Task inputs: Begin

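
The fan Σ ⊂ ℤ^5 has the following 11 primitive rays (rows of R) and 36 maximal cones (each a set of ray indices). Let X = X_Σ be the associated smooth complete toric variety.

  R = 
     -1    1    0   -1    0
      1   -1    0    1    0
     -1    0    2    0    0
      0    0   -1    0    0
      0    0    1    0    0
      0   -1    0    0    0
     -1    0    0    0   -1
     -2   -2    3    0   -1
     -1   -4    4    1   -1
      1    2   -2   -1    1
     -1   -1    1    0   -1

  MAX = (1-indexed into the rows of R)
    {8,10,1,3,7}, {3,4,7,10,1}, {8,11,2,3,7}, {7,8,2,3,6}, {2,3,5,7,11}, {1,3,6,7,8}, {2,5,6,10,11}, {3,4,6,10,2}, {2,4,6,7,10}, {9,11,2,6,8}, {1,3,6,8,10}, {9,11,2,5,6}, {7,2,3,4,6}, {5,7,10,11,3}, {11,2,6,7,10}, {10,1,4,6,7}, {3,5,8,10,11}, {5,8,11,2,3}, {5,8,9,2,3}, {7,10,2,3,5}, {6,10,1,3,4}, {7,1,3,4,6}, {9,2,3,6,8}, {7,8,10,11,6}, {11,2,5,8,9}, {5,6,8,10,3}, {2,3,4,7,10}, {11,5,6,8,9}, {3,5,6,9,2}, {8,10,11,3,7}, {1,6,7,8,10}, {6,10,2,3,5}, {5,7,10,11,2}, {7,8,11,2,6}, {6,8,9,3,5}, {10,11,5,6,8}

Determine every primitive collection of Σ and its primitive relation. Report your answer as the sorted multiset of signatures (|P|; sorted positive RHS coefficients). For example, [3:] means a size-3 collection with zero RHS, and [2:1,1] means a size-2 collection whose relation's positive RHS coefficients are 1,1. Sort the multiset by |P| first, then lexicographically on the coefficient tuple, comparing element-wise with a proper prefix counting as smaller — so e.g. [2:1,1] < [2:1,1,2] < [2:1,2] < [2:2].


Σ has 18 primitive collections:

  • {1,2}:  v_{1} + v_{2} = 0 — sig = [2:]
  • {4,5}:  v_{4} + v_{5} = 0 — sig = [2:]
  • {4,11}:  v_{4} + v_{11} = v_{6} + v_{7} — sig = [2:1,1]
  • {1,5}:  v_{1} + v_{5} = v_{3} + v_{10} + v_{11} — sig = [2:1,1,1]
  • {1,9}:  v_{1} + v_{9} = v_{5} + v_{6} + v_{8} — sig = [2:1,1,1]
  • {1,11}:  v_{1} + v_{11} = v_{7} + v_{8} + v_{10} — sig = [2:1,1,1]
  • {4,9}:  v_{4} + v_{9} = v_{2} + v_{6} + v_{8} — sig = [2:1,1,1]
  • {7,9}:  v_{7} + v_{9} = v_{2} + v_{8} + v_{11} — sig = [2:1,1,1]
  • {4,8}:  v_{4} + v_{8} = v_{3} + 2·v_{6} + v_{7} — sig = [2:1,1,2]
  • {9,10}:  v_{9} + v_{10} = 2·v_{5} + 2·v_{6} — sig = [2:2,2]
  • {3,6,11}:  v_{3} + v_{6} + v_{11} = v_{8} — sig = [3:1]
  • {5,6,7}:  v_{5} + v_{6} + v_{7} = v_{11} — sig = [3:1]
  • {2,8,10}:  v_{2} + v_{8} + v_{10} = v_{5} + v_{6} — sig = [3:1,1]
  • {3,9,11}:  v_{3} + v_{9} + v_{11} = v_{2} + v_{5} + 2·v_{8} — sig = [3:1,1,2]
  • {5,7,8}:  v_{5} + v_{7} + v_{8} = v_{3} + 2·v_{11} — sig = [3:1,2]
  • {2,3,10,11}:  v_{2} + v_{3} + v_{10} + v_{11} = v_{5} — sig = [4:1]
  • {2,5,6,8}:  v_{2} + v_{5} + v_{6} + v_{8} = v_{9} — sig = [4:1]
  • {3,6,7,10}:  v_{3} + v_{6} + v_{7} + v_{10} = v_{1} — sig = [4:1]

so the primitive-relation signature multiset is
{ [2:] ×2,  [2:1,1],  [2:1,1,1] ×5,  [2:1,1,2],  [2:2,2],  [3:1] ×2,  [3:1,1],  [3:1,1,2],  [3:1,2],  [4:1] ×3 }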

Task inputs: End

> **Task requirements**
Search the records above for the string "rows". Report each line that has it.

> **Exercise result**
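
The fan Σ ⊂ ℤ^5 has the following 11 primitive rays (rows of R) and 36 maximal cones (each a set of ray indices). Let X = X_Σ be the associated smooth complete toric variety.
  MAX = (1-indexed into the rows of R)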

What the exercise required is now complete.